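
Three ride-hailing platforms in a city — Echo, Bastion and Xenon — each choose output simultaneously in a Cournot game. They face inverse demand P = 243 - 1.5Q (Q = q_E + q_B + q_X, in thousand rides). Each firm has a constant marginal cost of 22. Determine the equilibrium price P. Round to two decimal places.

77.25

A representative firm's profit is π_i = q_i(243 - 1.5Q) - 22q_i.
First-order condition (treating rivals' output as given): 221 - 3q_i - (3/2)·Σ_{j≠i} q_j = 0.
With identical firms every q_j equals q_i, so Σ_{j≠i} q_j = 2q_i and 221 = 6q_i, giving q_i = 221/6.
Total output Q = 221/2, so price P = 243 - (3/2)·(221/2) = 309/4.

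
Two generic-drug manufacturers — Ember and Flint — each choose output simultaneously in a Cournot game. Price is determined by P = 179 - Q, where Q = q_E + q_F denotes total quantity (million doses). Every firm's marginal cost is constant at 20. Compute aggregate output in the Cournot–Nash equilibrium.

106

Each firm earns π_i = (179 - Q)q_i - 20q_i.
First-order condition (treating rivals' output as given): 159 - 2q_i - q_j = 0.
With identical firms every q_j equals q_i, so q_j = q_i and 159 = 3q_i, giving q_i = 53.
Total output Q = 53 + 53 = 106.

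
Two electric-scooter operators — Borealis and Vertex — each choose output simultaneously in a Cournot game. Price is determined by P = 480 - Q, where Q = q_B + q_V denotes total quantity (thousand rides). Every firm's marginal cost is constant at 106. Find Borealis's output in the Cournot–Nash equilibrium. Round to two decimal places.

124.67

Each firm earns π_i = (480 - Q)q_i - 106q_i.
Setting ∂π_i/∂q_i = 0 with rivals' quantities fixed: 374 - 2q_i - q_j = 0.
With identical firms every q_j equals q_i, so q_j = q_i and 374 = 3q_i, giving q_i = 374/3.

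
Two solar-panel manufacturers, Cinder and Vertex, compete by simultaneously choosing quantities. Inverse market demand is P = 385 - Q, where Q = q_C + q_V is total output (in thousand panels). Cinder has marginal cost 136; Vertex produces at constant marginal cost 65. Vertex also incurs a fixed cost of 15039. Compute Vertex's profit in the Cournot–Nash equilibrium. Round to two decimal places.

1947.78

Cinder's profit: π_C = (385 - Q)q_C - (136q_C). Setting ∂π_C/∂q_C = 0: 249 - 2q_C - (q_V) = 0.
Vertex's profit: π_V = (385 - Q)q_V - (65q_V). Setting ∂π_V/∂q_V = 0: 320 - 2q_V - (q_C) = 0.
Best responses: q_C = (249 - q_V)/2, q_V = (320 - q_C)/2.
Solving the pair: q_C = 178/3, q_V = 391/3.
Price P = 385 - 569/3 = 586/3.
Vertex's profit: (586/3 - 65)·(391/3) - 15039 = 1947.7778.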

§ **INSTRUCTIONS TO FOLLOW**:
Output only the lines from the one that contains "Two electric-scooter operators" through the last line of the data above, each restated exactly.

§ **WRITTEN ANSWER**:
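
Two electric-scooter operators — Borealis and Vertex — each choose output simultaneously in a Cournot game. Price is determined by P = 480 - Q, where Q = q_B + q_V denotes total quantity (thousand rides). Every firm's marginal cost is constant at 106. Find Borealis's output in the Cournot–Nash equilibrium. Round to two decimal places.

124.67

Each firm earns π_i = (480 - Q)q_i - 106q_i.
Setting ∂π_i/∂q_i = 0 with rivals' quantities fixed: 374 - 2q_i - q_j = 0.
With identical firms every q_j equals q_i, so q_j = q_i and 374 = 3q_i, giving q_i = 374/3.

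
Two solar-panel manufacturers, Cinder and Vertex, compete by simultaneously choosing quantities. Inverse market demand is P = 385 - Q, where Q = q_C + q_V is total output (in thousand panels). Cinder has marginal cost 136; Vertex produces at constant marginal cost 65. Vertex also incurs a fixed cost of 15039. Compute Vertex's profit in the Cournot–Nash equilibrium. Round to two decimal places.

1947.78

Cinder's profit: π_C = (385 - Q)q_C - (136q_C). Setting ∂π_C/∂q_C = 0: 249 - 2q_C - (q_V) = 0.
Vertex's profit: π_V = (385 - Q)q_V - (65q_V). Setting ∂π_V/∂q_V = 0: 320 - 2q_V - (q_C) = 0.
Best responses: q_C = (249 - q_V)/2, q_V = (320 - q_C)/2.
Solving the pair: q_C = 178/3, q_V = 391/3.
Price P = 385 - 569/3 = 586/3.
Vertex's profit: (586/3 - 65)·(391/3) - 15039 = 1947.7778.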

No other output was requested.